== How to complete this task ==
Tally up the lines below that contain the word "conflicts" and give the total alone.

== Exercise materials ==
□ □ □ □ □

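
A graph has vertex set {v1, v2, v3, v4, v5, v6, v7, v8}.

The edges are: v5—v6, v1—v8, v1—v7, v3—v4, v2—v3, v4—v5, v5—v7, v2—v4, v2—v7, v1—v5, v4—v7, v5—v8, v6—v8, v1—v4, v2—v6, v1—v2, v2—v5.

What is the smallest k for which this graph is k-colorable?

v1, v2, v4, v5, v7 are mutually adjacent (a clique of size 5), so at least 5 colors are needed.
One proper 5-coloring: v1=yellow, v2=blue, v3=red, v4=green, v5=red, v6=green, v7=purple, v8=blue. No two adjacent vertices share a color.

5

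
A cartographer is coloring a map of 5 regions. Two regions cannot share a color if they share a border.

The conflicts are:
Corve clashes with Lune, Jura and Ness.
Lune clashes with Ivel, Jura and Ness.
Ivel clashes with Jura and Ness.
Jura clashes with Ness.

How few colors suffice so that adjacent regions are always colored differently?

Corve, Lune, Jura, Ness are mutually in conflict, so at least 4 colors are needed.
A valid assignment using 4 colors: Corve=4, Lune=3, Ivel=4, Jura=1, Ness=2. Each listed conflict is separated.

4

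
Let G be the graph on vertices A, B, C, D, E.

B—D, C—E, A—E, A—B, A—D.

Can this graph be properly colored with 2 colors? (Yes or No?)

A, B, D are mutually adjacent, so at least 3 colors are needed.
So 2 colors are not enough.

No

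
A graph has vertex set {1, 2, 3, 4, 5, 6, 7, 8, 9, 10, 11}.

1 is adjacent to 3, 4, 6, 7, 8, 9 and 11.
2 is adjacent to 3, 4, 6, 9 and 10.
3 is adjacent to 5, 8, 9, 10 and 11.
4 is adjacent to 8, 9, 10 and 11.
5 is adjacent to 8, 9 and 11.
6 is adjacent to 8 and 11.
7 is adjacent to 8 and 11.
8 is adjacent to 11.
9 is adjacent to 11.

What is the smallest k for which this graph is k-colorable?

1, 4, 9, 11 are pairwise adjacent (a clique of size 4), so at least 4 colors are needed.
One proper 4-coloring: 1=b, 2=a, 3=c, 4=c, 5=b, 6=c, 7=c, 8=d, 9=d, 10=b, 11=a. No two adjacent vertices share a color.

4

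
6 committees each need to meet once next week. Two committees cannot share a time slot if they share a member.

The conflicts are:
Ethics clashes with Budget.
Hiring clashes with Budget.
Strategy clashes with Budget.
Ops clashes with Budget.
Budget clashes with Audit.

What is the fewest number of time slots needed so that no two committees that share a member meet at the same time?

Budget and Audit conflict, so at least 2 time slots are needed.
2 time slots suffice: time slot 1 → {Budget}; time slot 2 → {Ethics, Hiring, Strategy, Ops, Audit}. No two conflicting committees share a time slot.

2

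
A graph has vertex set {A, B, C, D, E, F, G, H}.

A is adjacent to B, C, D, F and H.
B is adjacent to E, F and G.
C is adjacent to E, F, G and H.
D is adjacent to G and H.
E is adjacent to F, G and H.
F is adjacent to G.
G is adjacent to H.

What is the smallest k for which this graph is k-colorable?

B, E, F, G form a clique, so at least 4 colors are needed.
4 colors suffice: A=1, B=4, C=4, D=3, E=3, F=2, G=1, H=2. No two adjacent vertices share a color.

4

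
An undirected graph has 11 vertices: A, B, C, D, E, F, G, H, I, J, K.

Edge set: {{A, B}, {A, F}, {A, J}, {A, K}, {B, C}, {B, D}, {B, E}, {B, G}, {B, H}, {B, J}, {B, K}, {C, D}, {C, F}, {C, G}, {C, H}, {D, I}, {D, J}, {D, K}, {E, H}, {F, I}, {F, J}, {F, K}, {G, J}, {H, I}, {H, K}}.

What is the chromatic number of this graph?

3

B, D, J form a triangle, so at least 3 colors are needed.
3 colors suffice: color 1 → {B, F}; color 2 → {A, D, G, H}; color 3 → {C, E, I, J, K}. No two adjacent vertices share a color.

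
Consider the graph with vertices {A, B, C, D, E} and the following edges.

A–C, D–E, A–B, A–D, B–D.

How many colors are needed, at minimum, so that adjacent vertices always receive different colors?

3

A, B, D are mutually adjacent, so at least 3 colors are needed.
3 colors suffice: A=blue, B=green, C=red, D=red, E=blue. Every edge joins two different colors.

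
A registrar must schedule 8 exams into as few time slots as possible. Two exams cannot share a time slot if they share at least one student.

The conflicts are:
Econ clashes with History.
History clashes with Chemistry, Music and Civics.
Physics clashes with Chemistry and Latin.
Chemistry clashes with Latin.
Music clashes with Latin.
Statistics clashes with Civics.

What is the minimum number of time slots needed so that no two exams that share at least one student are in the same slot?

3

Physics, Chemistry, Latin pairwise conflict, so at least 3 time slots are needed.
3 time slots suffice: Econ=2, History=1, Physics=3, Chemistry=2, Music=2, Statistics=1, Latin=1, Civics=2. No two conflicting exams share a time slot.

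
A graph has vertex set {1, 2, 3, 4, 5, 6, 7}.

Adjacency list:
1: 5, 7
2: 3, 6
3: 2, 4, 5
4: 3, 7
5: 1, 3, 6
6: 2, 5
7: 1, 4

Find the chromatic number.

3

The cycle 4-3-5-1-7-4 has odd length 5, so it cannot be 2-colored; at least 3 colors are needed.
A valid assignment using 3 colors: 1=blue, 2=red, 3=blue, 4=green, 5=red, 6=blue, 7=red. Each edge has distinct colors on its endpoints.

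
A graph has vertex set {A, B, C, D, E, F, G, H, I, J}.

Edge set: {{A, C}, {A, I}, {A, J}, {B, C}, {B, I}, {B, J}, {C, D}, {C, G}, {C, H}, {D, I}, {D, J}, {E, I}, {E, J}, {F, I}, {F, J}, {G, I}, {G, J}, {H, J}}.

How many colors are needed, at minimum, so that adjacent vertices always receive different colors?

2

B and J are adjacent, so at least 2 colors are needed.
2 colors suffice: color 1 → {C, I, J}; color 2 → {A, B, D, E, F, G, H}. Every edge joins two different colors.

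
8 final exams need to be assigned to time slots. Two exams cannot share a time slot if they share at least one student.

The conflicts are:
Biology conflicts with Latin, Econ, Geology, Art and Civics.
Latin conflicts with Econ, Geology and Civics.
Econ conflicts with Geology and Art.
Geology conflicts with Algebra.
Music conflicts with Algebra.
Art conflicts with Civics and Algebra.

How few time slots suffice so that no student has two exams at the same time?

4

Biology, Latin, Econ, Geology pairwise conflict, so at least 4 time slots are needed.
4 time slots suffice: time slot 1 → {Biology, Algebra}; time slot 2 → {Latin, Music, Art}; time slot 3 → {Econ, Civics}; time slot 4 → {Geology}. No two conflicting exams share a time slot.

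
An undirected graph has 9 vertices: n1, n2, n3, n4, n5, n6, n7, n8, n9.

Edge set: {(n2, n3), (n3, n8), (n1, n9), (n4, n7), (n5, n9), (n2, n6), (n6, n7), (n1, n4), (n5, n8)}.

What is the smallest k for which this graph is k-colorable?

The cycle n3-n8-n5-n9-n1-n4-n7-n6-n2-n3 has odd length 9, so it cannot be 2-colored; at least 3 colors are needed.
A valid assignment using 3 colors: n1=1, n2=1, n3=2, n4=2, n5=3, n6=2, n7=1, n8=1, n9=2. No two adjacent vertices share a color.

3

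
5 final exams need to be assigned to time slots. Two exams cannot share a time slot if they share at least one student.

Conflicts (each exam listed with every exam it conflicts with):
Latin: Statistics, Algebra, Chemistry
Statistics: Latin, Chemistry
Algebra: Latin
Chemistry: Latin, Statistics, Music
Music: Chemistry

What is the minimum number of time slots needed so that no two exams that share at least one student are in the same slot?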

□ □ □ □ □

== Answer box ==
11